= What is expected =
Look below for the line holding "Prüfer decode: degree[v]" and the line holding "Prüfer sequence: 6 1 3 2 6 8 6 11 11". Transcribe exactly those lines and all lines between them, nothing more.

[Dataset entries]
········

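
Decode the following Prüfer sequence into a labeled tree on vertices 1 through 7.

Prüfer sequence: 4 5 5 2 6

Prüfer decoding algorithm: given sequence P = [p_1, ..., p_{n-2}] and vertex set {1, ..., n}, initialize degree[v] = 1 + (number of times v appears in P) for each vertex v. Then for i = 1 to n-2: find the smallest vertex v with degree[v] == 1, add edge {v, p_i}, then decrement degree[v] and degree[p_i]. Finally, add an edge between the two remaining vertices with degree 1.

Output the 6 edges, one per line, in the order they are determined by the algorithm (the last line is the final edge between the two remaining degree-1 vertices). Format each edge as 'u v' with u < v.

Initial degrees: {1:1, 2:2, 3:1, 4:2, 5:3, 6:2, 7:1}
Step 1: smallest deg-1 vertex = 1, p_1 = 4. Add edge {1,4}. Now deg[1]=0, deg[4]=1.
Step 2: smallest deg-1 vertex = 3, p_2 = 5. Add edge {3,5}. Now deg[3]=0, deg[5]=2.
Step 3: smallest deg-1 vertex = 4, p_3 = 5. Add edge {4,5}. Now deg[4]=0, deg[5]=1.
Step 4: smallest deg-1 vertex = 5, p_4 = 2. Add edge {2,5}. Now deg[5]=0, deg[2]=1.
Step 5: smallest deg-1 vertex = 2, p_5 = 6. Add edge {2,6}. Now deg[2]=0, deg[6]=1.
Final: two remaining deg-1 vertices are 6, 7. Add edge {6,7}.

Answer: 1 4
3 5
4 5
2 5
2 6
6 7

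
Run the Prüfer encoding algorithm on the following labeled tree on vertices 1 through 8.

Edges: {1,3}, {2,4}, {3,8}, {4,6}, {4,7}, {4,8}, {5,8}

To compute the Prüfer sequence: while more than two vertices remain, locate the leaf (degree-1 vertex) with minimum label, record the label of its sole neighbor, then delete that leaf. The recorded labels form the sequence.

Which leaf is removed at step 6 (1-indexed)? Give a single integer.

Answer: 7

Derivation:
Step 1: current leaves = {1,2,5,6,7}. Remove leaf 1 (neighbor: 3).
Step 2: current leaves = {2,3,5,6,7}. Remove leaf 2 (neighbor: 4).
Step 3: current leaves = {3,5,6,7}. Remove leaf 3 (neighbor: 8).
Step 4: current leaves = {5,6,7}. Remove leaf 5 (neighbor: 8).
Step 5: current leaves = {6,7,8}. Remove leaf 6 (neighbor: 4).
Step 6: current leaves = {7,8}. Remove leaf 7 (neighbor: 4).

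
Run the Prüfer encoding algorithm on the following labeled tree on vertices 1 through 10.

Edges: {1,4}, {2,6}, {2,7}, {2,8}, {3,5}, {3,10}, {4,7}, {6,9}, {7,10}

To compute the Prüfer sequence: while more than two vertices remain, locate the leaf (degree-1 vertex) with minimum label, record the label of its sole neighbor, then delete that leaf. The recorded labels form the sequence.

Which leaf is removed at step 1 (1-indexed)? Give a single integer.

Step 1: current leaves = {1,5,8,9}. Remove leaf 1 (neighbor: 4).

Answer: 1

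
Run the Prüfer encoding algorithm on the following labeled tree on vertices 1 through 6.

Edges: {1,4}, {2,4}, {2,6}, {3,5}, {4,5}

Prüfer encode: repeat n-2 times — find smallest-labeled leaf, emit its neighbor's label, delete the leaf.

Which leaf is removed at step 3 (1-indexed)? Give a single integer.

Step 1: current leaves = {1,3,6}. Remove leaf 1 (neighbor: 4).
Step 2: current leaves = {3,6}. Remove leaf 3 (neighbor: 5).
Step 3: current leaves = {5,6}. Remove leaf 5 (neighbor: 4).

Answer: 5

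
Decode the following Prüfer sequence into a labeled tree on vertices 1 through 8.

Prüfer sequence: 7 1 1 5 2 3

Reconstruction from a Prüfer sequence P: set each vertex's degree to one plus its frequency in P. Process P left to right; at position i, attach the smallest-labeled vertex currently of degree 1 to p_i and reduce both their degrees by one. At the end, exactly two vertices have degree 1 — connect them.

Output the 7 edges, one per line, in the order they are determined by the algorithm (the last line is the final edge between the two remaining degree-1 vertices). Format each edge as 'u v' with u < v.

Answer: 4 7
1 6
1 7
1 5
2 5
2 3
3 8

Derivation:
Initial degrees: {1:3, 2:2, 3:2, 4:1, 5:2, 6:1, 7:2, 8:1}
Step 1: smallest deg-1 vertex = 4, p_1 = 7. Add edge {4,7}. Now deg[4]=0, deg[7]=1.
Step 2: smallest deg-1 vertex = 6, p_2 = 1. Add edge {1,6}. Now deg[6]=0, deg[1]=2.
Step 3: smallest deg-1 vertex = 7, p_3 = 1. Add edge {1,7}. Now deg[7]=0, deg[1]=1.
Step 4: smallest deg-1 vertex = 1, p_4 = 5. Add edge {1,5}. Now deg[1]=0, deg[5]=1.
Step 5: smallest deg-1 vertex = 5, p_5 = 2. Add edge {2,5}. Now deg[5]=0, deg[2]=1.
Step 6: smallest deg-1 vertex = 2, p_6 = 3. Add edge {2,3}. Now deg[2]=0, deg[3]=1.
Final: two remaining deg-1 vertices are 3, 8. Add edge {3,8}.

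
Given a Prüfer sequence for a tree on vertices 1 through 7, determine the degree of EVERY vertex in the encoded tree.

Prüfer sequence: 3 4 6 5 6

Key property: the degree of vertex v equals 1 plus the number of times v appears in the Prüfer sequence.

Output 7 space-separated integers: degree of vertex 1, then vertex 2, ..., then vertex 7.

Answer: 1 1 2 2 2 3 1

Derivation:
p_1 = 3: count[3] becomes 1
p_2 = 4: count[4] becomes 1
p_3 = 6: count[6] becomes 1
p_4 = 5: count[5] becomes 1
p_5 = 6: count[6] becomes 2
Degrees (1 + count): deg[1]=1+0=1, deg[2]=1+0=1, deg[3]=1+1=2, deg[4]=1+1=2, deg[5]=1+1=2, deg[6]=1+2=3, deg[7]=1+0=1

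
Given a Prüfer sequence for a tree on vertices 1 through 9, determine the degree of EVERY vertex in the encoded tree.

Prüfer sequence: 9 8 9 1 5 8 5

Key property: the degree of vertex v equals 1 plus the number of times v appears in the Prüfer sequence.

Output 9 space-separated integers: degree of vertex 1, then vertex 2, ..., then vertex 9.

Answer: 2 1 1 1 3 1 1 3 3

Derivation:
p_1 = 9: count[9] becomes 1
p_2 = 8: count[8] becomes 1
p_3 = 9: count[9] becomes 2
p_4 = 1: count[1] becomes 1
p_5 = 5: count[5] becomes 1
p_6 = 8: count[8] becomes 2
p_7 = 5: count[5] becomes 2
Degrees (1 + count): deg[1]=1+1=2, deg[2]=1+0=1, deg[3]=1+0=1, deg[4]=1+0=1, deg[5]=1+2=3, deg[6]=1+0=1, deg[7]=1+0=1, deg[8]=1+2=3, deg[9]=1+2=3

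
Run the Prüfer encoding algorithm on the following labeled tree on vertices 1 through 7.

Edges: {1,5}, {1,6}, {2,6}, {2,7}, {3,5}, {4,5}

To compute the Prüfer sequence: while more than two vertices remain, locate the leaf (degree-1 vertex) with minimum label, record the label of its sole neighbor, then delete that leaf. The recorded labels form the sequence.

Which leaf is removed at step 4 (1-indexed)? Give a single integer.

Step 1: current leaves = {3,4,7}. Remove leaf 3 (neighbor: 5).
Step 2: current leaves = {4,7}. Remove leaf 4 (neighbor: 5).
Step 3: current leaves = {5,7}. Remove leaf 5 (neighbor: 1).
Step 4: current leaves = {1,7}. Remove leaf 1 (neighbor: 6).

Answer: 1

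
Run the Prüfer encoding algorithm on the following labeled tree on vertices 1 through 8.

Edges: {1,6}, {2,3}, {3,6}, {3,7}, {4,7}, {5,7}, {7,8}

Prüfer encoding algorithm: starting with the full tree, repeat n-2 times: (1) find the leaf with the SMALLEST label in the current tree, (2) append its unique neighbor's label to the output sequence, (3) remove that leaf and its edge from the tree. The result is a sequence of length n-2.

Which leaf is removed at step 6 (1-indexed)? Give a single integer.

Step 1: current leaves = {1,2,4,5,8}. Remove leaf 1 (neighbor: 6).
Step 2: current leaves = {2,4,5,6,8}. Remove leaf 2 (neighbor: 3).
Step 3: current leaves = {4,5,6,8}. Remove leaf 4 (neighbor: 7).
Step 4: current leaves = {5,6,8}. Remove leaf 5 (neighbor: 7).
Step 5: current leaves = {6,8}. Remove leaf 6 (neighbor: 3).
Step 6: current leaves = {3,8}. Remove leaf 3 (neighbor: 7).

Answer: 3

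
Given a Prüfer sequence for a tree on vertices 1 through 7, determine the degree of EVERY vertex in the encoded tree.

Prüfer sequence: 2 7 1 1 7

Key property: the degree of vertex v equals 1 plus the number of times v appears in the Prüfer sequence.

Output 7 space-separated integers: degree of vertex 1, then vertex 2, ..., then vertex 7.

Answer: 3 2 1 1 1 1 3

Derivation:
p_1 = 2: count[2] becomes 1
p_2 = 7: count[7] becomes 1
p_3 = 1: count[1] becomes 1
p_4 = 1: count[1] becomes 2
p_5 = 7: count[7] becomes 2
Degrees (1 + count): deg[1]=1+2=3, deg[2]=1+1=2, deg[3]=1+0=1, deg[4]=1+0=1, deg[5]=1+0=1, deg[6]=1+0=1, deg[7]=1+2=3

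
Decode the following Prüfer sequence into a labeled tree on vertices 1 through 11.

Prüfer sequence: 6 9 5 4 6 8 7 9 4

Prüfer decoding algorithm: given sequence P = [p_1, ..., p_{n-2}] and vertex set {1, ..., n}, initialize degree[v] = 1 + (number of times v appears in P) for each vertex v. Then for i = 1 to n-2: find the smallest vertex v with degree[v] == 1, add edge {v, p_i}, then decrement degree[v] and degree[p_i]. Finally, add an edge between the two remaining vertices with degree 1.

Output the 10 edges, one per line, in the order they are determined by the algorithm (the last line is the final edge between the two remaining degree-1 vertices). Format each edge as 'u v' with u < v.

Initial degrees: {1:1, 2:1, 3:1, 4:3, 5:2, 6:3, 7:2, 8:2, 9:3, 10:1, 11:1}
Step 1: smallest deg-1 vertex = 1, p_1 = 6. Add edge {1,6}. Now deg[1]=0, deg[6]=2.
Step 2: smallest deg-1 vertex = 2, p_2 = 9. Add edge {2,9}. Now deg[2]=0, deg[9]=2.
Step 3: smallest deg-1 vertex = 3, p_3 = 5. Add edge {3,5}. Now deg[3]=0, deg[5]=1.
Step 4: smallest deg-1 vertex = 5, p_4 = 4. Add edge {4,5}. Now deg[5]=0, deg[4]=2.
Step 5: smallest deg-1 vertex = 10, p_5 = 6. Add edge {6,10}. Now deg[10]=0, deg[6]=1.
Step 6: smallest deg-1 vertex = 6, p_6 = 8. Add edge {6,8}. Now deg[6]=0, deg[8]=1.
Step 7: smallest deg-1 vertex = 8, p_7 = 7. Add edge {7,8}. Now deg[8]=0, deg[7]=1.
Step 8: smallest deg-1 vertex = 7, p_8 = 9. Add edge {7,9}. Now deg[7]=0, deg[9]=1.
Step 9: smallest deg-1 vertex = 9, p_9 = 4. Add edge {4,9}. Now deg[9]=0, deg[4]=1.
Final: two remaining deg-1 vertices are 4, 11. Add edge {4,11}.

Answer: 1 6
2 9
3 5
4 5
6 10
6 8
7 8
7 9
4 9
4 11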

········

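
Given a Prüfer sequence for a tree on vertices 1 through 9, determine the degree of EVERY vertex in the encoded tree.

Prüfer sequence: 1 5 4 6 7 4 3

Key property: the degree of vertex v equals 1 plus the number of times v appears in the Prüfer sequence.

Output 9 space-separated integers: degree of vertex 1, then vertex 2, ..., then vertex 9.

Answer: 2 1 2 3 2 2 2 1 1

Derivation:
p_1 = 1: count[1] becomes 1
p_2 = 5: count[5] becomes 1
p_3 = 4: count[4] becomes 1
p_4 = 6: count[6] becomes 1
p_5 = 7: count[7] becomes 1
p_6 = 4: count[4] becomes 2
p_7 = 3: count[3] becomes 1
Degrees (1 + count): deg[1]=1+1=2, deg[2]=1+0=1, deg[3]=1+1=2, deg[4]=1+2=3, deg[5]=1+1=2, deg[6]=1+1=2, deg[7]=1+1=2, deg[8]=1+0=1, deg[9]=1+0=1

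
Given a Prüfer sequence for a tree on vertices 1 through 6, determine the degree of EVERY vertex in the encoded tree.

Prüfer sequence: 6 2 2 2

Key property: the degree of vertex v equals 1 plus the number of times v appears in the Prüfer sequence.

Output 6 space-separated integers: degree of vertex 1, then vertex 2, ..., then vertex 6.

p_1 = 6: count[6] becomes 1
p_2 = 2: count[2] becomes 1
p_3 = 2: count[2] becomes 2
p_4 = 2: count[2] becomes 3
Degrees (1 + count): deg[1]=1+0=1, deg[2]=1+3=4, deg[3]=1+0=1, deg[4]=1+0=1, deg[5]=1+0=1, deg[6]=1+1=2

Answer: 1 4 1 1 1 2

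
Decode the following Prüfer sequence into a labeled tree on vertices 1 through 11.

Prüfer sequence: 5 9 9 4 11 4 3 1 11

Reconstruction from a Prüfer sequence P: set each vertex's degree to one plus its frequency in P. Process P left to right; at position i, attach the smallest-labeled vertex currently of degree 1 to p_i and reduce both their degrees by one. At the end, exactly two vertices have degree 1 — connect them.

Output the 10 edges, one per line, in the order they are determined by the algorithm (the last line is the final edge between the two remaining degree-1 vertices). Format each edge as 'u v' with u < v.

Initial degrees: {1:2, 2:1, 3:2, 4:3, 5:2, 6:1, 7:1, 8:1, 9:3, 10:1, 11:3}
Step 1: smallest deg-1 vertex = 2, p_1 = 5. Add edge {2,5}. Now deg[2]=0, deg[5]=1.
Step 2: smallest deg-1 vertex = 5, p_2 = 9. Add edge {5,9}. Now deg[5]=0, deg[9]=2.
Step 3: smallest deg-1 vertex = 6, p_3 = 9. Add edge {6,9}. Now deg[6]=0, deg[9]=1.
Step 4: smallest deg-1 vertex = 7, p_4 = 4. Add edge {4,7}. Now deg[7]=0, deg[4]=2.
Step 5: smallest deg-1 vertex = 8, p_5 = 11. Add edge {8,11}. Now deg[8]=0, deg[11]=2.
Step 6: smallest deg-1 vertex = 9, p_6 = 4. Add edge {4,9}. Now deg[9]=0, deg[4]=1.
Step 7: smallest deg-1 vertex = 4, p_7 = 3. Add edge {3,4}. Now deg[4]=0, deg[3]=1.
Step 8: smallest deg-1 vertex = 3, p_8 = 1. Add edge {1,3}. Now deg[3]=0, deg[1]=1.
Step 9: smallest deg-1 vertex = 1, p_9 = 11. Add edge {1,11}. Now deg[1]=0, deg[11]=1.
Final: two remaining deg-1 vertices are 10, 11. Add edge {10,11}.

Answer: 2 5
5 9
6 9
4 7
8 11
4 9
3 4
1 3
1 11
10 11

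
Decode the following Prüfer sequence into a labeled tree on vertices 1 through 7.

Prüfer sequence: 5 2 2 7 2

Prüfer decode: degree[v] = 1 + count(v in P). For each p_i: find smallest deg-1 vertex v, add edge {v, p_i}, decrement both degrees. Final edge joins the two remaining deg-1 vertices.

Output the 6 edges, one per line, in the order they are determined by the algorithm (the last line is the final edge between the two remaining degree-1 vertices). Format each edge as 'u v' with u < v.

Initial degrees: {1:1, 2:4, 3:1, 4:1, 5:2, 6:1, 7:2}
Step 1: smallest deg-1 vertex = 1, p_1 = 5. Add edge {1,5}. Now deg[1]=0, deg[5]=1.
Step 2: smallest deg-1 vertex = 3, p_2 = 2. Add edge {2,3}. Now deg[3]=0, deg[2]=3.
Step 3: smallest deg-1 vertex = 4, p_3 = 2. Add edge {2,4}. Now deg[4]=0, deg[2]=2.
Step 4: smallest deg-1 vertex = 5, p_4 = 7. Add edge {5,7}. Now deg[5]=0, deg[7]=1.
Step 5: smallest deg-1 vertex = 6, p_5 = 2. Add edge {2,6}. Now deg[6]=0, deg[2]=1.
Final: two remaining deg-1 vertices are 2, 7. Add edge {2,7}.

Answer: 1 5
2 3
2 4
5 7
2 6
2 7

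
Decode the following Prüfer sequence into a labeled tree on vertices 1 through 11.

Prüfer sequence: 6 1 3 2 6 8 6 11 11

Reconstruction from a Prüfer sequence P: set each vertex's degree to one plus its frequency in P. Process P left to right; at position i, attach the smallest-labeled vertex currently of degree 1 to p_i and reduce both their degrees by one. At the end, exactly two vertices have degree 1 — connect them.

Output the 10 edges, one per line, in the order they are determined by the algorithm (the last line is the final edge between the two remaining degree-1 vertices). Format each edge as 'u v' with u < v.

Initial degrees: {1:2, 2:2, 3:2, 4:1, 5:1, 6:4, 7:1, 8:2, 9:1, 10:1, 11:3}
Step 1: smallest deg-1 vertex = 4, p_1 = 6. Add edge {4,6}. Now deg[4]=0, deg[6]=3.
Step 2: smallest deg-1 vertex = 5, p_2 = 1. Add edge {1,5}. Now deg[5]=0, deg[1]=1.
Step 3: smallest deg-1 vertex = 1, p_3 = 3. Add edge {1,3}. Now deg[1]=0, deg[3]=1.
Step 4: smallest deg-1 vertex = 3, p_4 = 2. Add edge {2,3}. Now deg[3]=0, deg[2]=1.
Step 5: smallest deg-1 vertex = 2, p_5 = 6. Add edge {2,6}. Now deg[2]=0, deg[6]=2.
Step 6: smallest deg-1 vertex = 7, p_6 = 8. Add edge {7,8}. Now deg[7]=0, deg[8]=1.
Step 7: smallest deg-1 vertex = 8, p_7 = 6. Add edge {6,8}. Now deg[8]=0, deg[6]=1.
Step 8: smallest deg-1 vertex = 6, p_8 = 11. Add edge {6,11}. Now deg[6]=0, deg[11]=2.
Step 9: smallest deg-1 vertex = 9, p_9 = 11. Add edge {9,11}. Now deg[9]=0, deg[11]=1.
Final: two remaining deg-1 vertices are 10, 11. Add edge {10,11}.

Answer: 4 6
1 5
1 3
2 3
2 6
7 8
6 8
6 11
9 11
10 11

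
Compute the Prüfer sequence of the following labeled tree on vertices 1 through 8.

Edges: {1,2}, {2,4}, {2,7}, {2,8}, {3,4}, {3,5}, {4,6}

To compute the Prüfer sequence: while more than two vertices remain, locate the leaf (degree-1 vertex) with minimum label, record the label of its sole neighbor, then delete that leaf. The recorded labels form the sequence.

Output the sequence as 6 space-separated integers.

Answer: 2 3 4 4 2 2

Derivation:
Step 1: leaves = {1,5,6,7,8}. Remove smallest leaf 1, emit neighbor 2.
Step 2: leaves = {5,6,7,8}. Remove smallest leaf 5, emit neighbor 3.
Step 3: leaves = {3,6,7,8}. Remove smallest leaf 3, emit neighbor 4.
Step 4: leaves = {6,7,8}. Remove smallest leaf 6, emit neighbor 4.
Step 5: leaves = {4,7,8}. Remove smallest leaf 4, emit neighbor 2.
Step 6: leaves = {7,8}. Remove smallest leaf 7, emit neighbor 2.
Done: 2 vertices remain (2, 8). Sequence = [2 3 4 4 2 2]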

········

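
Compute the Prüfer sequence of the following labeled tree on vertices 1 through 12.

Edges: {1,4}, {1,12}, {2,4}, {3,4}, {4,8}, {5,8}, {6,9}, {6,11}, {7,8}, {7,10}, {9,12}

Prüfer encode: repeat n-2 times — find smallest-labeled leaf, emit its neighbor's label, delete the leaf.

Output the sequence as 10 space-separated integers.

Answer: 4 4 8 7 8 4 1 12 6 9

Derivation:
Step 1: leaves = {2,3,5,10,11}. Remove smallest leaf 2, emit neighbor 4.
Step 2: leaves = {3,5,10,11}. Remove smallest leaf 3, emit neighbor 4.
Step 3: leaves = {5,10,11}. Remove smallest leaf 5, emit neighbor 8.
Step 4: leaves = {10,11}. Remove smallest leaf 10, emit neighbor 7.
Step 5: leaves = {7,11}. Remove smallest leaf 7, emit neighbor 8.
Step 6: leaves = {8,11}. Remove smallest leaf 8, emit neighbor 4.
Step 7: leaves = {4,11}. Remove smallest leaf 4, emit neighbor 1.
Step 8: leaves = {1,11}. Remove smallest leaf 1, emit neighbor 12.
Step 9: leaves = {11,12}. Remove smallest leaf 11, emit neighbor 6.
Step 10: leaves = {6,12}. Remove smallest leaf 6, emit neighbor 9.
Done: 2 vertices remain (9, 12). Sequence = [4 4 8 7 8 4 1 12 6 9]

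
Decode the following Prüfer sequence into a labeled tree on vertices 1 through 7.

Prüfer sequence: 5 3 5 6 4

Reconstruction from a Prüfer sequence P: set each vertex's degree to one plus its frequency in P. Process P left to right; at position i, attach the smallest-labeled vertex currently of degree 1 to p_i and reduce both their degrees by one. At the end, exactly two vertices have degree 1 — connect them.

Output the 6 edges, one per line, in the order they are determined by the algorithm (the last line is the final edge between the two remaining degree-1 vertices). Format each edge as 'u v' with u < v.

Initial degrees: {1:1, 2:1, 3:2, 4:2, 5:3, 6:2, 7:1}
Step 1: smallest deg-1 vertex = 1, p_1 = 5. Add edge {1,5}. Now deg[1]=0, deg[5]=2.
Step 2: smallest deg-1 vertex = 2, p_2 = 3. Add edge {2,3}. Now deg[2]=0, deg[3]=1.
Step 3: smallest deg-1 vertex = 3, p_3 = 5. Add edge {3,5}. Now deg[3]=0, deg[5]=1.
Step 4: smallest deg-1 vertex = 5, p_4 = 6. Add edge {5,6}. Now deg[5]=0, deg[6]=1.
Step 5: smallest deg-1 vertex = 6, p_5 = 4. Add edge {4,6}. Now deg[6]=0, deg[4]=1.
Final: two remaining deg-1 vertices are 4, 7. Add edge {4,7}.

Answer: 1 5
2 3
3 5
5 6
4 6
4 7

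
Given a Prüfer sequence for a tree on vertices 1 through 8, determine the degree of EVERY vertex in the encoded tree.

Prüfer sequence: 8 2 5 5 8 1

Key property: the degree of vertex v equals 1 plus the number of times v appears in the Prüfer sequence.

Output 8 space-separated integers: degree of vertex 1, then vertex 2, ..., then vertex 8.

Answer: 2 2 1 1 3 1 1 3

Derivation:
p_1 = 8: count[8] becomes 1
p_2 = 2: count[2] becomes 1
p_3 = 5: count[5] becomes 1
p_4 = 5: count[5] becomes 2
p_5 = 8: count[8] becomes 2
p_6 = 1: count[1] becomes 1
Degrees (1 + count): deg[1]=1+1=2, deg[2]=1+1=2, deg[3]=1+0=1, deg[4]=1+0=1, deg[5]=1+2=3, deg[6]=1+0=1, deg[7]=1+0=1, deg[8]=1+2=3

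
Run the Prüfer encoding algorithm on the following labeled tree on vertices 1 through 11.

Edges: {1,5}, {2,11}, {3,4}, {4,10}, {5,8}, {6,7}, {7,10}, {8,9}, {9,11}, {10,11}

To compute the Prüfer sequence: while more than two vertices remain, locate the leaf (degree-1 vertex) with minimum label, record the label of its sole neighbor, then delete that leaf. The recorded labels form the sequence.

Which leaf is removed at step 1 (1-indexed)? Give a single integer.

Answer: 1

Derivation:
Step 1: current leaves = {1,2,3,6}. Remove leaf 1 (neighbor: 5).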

········

= Exercise response =
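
Prüfer decode: degree[v] = 1 + count(v in P). For each p_i: find smallest deg-1 vertex v, add edge {v, p_i}, decrement both degrees. Final edge joins the two remaining deg-1 vertices.

Output the 6 edges, one per line, in the order they are determined by the algorithm (the last line is the final edge between the two remaining degree-1 vertices). Format each edge as 'u v' with u < v.

Initial degrees: {1:1, 2:4, 3:1, 4:1, 5:2, 6:1, 7:2}
Step 1: smallest deg-1 vertex = 1, p_1 = 5. Add edge {1,5}. Now deg[1]=0, deg[5]=1.
Step 2: smallest deg-1 vertex = 3, p_2 = 2. Add edge {2,3}. Now deg[3]=0, deg[2]=3.
Step 3: smallest deg-1 vertex = 4, p_3 = 2. Add edge {2,4}. Now deg[4]=0, deg[2]=2.
Step 4: smallest deg-1 vertex = 5, p_4 = 7. Add edge {5,7}. Now deg[5]=0, deg[7]=1.
Step 5: smallest deg-1 vertex = 6, p_5 = 2. Add edge {2,6}. Now deg[6]=0, deg[2]=1.
Final: two remaining deg-1 vertices are 2, 7. Add edge {2,7}.

Answer: 1 5
2 3
2 4
5 7
2 6
2 7

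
Decode the following Prüfer sequence into a labeled tree on vertices 1 through 11.

Prüfer sequence: 6 1 3 2 6 8 6 11 11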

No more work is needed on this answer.